▸ TASK INSTRUCTIONS:
Locate the string "object" in the records below. Copy every line where it occurs.

(Stored items from a collection)

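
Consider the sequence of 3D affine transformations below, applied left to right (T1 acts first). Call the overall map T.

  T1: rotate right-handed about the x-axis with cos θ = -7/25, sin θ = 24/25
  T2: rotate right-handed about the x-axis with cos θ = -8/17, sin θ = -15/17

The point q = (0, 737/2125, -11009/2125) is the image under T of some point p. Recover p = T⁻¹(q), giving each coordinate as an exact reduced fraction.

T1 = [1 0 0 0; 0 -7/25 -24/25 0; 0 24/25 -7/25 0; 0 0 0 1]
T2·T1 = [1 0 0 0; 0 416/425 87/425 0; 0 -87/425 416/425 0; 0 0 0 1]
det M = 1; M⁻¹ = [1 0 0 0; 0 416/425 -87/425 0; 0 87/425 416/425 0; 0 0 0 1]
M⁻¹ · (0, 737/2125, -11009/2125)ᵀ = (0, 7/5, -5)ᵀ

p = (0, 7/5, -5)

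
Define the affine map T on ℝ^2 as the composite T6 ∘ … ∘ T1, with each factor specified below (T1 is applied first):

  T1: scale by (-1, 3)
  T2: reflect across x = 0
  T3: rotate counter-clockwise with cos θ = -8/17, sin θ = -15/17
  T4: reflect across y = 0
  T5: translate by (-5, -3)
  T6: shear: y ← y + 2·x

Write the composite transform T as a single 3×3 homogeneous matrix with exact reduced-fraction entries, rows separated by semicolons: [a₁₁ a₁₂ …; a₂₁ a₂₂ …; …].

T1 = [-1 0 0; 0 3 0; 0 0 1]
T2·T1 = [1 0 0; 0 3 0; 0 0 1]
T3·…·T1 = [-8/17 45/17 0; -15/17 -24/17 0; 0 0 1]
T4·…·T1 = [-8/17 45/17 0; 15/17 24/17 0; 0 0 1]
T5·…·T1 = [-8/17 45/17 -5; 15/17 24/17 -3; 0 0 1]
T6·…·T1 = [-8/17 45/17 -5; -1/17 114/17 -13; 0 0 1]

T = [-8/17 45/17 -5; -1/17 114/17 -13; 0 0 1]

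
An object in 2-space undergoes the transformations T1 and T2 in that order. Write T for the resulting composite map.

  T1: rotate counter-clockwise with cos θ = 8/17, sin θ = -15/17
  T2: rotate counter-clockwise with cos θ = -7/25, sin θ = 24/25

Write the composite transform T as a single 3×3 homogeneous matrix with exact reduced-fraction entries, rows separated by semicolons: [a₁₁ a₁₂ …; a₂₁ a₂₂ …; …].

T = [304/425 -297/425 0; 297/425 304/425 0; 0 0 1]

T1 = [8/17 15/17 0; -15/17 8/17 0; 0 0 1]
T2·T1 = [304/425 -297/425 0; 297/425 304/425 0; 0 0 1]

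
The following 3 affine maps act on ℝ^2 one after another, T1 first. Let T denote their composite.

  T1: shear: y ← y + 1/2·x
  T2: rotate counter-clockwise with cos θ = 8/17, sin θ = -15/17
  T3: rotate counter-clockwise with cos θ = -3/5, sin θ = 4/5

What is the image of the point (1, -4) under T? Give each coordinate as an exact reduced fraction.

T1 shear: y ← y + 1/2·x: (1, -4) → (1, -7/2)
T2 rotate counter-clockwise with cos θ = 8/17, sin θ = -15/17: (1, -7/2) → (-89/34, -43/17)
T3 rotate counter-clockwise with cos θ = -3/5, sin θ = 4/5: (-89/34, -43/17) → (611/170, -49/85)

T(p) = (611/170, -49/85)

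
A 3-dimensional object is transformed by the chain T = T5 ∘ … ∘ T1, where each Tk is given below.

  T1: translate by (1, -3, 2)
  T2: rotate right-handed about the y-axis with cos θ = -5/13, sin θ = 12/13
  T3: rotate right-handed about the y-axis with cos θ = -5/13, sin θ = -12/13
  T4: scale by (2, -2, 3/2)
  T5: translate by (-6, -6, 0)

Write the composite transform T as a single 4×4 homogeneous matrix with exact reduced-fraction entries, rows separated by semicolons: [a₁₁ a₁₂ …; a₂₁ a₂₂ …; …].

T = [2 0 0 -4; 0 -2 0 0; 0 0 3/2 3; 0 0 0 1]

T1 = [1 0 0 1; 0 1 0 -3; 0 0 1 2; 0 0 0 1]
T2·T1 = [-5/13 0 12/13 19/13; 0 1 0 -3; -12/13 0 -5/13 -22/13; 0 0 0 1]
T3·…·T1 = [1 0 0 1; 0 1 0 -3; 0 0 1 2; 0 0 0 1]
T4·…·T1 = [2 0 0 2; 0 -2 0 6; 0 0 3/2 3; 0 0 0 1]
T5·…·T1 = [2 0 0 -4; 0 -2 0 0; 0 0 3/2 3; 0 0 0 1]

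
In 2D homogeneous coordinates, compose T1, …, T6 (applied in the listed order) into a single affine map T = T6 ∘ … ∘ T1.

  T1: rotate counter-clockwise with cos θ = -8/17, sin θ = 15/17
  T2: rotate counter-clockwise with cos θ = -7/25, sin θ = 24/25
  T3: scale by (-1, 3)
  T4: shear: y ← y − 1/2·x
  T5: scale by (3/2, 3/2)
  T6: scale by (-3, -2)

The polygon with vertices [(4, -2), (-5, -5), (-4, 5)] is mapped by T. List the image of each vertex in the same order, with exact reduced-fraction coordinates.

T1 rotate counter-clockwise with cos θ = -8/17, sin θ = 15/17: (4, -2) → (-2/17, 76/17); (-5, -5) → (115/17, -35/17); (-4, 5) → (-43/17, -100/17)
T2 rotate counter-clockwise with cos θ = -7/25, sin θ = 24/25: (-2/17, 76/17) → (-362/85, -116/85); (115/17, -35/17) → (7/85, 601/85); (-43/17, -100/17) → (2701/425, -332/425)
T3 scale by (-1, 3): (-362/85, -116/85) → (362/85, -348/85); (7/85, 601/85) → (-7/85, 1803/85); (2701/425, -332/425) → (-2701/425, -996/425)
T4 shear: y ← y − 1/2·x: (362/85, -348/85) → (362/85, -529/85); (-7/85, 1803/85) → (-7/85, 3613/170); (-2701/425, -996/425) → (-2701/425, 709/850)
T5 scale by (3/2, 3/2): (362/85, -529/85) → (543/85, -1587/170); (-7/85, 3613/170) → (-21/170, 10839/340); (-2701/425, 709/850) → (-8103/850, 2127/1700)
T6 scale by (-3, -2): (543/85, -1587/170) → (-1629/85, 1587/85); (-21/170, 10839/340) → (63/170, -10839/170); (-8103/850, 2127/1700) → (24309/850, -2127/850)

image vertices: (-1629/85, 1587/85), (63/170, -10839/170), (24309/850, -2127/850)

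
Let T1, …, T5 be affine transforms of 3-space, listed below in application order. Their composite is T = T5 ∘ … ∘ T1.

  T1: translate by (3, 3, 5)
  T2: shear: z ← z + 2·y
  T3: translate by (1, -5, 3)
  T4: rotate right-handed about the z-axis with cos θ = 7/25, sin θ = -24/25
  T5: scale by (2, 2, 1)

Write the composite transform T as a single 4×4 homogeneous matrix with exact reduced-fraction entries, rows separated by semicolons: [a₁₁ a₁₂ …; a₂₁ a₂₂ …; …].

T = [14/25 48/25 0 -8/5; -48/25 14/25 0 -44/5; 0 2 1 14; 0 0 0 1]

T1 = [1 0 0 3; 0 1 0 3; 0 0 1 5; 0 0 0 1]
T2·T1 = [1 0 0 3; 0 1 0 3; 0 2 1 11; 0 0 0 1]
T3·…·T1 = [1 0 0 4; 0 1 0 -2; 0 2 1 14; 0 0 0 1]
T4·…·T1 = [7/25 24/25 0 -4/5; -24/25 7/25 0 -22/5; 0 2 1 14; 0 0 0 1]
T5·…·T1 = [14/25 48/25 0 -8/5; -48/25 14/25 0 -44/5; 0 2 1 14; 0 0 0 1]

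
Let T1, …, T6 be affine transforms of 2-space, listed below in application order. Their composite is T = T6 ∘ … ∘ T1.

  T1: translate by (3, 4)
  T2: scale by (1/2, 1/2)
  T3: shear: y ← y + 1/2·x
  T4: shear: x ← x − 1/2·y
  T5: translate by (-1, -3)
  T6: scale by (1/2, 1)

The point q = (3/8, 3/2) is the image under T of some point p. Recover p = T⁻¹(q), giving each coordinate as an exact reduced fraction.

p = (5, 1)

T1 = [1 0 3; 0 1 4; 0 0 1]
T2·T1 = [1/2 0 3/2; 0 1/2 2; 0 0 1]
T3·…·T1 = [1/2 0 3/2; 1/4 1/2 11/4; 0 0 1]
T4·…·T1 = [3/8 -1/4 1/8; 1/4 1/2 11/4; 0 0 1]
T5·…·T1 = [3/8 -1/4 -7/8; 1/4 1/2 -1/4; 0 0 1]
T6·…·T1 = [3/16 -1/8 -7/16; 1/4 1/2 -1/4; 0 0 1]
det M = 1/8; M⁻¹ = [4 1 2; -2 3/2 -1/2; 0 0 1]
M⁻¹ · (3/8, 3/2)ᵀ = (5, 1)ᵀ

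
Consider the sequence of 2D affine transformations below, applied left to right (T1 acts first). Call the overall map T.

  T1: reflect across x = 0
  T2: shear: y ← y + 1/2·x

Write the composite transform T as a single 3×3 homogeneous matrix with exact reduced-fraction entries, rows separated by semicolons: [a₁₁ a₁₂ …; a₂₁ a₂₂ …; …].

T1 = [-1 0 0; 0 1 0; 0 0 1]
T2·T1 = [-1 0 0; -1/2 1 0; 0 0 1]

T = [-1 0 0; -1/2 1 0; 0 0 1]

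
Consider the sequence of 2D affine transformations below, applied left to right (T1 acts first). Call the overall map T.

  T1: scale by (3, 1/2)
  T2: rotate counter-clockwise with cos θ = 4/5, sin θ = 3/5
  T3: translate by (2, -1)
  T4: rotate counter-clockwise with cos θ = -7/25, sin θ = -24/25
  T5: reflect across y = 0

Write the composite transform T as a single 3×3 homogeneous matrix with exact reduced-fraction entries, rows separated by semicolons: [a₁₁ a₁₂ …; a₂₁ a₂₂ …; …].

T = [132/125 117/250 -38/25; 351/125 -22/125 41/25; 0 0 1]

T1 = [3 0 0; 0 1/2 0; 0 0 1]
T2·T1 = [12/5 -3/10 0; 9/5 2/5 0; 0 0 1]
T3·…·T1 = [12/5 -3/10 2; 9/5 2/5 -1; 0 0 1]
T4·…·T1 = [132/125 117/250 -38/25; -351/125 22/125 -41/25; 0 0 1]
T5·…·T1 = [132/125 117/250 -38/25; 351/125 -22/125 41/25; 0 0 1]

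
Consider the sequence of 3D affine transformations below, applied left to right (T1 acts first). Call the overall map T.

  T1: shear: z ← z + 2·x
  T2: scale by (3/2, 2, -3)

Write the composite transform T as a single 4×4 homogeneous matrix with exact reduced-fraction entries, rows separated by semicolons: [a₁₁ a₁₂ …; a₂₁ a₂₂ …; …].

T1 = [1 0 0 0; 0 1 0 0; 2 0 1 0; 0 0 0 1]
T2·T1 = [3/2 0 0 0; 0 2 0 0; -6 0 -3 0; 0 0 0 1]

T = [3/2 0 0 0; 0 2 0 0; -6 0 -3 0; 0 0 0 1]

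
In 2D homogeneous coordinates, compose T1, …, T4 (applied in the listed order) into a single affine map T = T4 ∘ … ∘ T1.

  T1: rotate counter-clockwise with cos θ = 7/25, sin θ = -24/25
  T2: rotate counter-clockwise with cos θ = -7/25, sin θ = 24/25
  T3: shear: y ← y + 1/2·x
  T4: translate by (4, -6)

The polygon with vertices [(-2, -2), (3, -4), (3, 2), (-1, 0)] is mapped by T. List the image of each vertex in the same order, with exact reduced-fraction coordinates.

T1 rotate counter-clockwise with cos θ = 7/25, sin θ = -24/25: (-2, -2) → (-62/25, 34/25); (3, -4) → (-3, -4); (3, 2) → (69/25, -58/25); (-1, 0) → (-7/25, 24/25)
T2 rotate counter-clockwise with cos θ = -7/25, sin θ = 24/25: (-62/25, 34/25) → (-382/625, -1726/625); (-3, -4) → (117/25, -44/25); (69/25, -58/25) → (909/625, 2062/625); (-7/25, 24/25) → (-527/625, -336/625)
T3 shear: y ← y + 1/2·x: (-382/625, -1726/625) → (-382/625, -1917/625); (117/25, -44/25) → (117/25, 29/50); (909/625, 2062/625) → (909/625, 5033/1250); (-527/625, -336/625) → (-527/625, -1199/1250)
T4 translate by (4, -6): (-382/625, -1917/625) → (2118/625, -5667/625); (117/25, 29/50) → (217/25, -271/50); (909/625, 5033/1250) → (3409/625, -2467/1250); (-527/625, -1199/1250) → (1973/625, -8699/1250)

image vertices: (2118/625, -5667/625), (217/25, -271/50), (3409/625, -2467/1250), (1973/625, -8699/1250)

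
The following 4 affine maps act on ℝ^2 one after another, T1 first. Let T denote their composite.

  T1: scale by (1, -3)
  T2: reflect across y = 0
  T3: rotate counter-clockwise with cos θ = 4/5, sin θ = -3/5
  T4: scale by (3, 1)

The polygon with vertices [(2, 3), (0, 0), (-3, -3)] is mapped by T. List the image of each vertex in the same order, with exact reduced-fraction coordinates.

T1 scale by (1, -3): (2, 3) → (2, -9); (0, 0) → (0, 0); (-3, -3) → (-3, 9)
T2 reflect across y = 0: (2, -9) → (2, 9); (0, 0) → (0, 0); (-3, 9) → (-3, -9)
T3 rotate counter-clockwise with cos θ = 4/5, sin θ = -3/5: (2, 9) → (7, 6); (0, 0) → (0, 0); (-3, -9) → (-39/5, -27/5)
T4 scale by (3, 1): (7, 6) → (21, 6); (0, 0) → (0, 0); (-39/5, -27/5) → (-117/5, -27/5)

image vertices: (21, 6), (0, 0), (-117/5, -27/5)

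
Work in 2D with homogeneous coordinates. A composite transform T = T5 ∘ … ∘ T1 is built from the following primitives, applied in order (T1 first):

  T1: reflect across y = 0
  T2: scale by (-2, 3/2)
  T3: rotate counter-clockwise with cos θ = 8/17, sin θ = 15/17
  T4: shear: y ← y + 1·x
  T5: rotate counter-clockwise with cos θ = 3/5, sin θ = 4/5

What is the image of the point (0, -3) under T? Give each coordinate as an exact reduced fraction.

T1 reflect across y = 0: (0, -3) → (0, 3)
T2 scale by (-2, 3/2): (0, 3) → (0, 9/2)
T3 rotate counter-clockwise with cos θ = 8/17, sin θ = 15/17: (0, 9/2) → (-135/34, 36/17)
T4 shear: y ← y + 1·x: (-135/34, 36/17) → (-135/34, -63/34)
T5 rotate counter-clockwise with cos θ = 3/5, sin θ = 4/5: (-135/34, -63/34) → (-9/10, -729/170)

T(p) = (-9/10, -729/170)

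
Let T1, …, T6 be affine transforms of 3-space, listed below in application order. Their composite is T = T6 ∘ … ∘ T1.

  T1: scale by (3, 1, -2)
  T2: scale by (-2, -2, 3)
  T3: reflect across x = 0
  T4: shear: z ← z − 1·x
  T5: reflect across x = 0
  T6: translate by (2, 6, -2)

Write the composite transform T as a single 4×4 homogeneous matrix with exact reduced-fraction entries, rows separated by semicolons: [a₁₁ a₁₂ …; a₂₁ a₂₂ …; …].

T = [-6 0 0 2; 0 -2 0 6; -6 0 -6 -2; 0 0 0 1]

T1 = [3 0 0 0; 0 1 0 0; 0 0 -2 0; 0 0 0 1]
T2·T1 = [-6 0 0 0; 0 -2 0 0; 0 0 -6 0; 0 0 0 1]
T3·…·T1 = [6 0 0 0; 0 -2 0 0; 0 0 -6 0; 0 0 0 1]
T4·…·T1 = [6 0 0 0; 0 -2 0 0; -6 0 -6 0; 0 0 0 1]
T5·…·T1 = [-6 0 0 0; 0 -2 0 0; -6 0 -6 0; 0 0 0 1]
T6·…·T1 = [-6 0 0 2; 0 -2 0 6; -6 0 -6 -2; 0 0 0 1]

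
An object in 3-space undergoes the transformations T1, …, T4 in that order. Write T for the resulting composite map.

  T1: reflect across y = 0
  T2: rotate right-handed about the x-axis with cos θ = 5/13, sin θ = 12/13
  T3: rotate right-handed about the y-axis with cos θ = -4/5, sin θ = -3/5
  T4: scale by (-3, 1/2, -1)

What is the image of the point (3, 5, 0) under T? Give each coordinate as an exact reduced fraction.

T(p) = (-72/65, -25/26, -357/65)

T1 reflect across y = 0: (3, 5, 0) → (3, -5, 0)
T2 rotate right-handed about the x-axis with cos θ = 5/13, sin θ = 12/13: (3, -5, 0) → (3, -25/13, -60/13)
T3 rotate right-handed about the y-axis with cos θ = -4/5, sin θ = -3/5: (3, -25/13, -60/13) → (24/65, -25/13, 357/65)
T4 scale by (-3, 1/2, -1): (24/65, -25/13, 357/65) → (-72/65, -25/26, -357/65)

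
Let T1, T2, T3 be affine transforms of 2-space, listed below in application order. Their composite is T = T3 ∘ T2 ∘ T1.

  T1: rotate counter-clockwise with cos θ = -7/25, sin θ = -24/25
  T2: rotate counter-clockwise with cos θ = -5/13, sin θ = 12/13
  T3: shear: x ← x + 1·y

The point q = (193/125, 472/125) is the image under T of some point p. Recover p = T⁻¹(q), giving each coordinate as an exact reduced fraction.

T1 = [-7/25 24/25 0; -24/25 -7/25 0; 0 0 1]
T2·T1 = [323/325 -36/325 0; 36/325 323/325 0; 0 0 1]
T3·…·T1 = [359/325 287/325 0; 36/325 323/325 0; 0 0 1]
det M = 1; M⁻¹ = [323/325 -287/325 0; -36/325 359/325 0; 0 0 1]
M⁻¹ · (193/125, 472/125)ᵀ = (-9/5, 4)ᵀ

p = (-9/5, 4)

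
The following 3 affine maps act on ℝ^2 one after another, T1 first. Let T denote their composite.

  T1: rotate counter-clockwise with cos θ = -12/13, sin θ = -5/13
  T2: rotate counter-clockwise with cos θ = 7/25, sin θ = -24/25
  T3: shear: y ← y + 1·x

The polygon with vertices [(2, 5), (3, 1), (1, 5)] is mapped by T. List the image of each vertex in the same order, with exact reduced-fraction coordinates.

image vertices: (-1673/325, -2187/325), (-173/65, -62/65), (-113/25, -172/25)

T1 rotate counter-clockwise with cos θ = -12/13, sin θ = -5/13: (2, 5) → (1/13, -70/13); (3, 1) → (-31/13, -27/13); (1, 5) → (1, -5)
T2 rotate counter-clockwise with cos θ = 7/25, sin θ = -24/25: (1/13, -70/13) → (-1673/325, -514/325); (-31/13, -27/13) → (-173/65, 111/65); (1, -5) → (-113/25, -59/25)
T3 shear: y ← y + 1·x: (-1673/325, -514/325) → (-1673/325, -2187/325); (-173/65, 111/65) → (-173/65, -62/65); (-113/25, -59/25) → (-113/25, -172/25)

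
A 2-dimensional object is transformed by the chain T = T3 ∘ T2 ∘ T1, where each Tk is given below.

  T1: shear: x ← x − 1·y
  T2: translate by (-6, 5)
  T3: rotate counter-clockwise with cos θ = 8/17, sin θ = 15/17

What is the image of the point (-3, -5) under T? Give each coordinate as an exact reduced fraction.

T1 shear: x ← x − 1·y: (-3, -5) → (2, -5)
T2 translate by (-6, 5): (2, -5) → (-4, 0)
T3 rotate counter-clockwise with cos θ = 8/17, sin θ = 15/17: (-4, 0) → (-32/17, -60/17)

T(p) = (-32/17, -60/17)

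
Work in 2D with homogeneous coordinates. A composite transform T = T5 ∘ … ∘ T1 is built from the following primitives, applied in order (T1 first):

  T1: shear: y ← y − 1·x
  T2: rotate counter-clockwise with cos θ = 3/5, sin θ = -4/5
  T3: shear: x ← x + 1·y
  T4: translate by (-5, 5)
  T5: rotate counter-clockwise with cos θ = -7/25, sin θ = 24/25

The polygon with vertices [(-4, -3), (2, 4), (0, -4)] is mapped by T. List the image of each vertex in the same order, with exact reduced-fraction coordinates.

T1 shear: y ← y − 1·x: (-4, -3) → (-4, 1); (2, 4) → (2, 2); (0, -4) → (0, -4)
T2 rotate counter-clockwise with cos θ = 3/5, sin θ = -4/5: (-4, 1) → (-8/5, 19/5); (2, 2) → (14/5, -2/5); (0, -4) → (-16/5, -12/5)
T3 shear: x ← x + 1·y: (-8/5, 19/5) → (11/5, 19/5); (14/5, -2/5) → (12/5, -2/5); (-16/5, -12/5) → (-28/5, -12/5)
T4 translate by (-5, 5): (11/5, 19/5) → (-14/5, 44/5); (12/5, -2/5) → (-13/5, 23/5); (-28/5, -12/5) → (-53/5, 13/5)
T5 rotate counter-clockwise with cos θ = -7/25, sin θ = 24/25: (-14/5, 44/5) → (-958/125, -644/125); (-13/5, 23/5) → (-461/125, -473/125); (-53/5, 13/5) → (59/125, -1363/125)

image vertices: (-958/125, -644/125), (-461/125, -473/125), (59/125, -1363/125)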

▸ YOUR RESPONSE:
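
An object in 2-space undergoes the transformations T1 and T2 in that order. Write T for the resulting composite map.
A 3-dimensional object is transformed by the chain T = T5 ∘ … ∘ T1, where each Tk is given below.
An object in 3-space undergoes the transformations T1, …, T4 in that order. Write T for the resulting composite map.
A 2-dimensional object is transformed by the chain T = T3 ∘ T2 ∘ T1, where each Tk is given below.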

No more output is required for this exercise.